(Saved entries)
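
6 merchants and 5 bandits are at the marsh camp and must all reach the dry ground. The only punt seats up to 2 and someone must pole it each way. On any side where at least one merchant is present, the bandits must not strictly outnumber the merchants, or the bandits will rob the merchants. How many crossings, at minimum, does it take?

19

Counting alone: each trip to the dry ground takes at most 2 across and each return brings at least 1 back, so after t trips out (and t−1 returns) at most 2t − (t−1) of the 11 are across; that first reaches 11 at t = 10, so at least 19 crossings are needed.
The plan below uses exactly 19 crossings, so it is optimal:
1. 2 bandits → the dry ground.  (the marsh camp: 6M 3B; the dry ground: 0M 2B)
2. 1 bandit ← the marsh camp.  (the marsh camp: 6M 4B; the dry ground: 0M 1B)
3. 2 bandits → the dry ground.  (the marsh camp: 6M 2B; the dry ground: 0M 3B)
4. 1 bandit ← the marsh camp.  (the marsh camp: 6M 3B; the dry ground: 0M 2B)
5. 2 merchants → the dry ground.  (the marsh camp: 4M 3B; the dry ground: 2M 2B)
6. 1 bandit ← the marsh camp.  (the marsh camp: 4M 4B; the dry ground: 2M 1B)
7. 1 merchant and 1 bandit → the dry ground.  (the marsh camp: 3M 3B; the dry ground: 3M 2B)
8. 1 merchant ← the marsh camp.  (the marsh camp: 4M 3B; the dry ground: 2M 2B)
9. 1 merchant and 1 bandit → the dry ground.  (the marsh camp: 3M 2B; the dry ground: 3M 3B)
10. 1 bandit ← the marsh camp.  (the marsh camp: 3M 3B; the dry ground: 3M 2B)
11. 1 merchant and 1 bandit → the dry ground.  (the marsh camp: 2M 2B; the dry ground: 4M 3B)
12. 1 merchant ← the marsh camp.  (the marsh camp: 3M 2B; the dry ground: 3M 3B)
13. 1 merchant and 1 bandit → the dry ground.  (the marsh camp: 2M 1B; the dry ground: 4M 4B)
14. 1 bandit ← the marsh camp.  (the marsh camp: 2M 2B; the dry ground: 4M 3B)
15. 1 merchant and 1 bandit → the dry ground.  (the marsh camp: 1M 1B; the dry ground: 5M 4B)
16. 1 merchant ← the marsh camp.  (the marsh camp: 2M 1B; the dry ground: 4M 4B)
17. 1 merchant and 1 bandit → the dry ground.  (the marsh camp: 1M 0B; the dry ground: 5M 5B)
18. 1 bandit ← the marsh camp.  (the marsh camp: 1M 1B; the dry ground: 5M 4B)
19. 1 merchant and 1 bandit → the dry ground.  (the marsh camp: 0M 0B; the dry ground: 6M 5B)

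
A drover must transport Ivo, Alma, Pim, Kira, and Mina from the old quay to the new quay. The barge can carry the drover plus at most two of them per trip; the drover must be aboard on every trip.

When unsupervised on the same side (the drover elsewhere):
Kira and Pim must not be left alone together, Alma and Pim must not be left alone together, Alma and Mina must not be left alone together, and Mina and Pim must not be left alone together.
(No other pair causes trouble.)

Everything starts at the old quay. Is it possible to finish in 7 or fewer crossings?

Yes — this plan uses 7 crossings (≤ 7):
1. Drover goes to the new quay with Alma and Pim.
2. Drover goes back to the old quay with Alma.
3. Drover goes to the new quay with Alma and Ivo.
4. Drover goes back to the old quay with Alma.
5. Drover goes to the new quay with Alma and Kira.
6. Drover goes back to the old quay with Pim.
7. Drover goes to the new quay with Mina and Pim.

Yes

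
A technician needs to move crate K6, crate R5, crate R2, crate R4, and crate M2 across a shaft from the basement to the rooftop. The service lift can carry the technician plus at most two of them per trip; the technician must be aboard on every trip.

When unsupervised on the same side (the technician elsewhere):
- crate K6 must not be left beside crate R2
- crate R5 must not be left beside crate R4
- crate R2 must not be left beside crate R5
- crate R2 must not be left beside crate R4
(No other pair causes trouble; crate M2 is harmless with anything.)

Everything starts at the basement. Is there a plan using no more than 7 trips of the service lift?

Yes — this plan uses 7 crossings (≤ 7):
1. Technician goes to the rooftop with crate R2 and crate R5.
2. Technician goes back to the basement with crate R5.
3. Technician goes to the rooftop with crate K6 and crate R5.
4. Technician goes back to the basement with crate R2.
5. Technician goes to the rooftop with crate M2 and crate R2.
6. Technician goes back to the basement with crate R2.
7. Technician goes to the rooftop with crate R2 and crate R4.

Yes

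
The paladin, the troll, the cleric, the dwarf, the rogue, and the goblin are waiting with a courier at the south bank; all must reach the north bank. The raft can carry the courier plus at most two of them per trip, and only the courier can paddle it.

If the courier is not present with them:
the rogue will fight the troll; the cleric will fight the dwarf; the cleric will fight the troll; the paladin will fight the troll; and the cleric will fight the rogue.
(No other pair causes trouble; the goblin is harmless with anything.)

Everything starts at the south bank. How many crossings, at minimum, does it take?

9

Counting alone: the courier can take at most 2 across per trip to the north bank, so moving all 6 needs at least 3 loaded trips out, with a return between consecutive ones — at least 5 crossings.
The safety rule pushes this higher. Following every safe sequence of crossings, the most of the 6 that can be at the north bank as the raft arrives there on crossings 5, 7 is 4, 5 respectively — never all 6.
So no plan with fewer than 9 crossings exists, and this one achieves 9:
1. Courier goes to the north bank with the cleric and the troll.
2. Courier goes back to the south bank with the troll.
3. Courier goes to the north bank with the paladin and the troll.
4. Courier goes back to the south bank with the troll.
5. Courier goes to the north bank with the goblin and the troll.
6. Courier goes back to the south bank with the troll.
7. Courier goes to the north bank with the dwarf and the rogue.
8. Courier goes back to the south bank with the cleric.
9. Courier goes to the north bank with the cleric and the troll.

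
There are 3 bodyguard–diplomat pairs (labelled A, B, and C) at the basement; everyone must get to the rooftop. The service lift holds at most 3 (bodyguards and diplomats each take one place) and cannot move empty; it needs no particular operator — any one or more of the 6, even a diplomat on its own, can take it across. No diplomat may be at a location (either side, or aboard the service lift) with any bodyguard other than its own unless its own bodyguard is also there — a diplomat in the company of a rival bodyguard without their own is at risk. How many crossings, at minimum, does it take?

Counting alone: each trip to the rooftop takes at most 3 across and each return brings at least 1 back, so after t trips out (and t−1 returns) at most 3t − (t−1) of the 6 are across; that first reaches 6 at t = 3, so at least 5 crossings are needed.
The plan below uses exactly 5 crossings, so it is optimal:
1. bodyguard A and diplomat A cross → the rooftop.
2. bodyguard A crosses ← the basement.
3. bodyguard A, bodyguard B, and bodyguard C cross → the rooftop.
4. diplomat A crosses ← the basement.
5. diplomat A, diplomat B, and diplomat C cross → the rooftop.

5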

_TASK PROMPT_
Search the data for "harmless". Copy every matching line.

_ANSWER TO THE PROBLEM_
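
(No other pair causes trouble; crate M2 is harmless with anything.)
(No other pair causes trouble; the goblin is harmless with anything.)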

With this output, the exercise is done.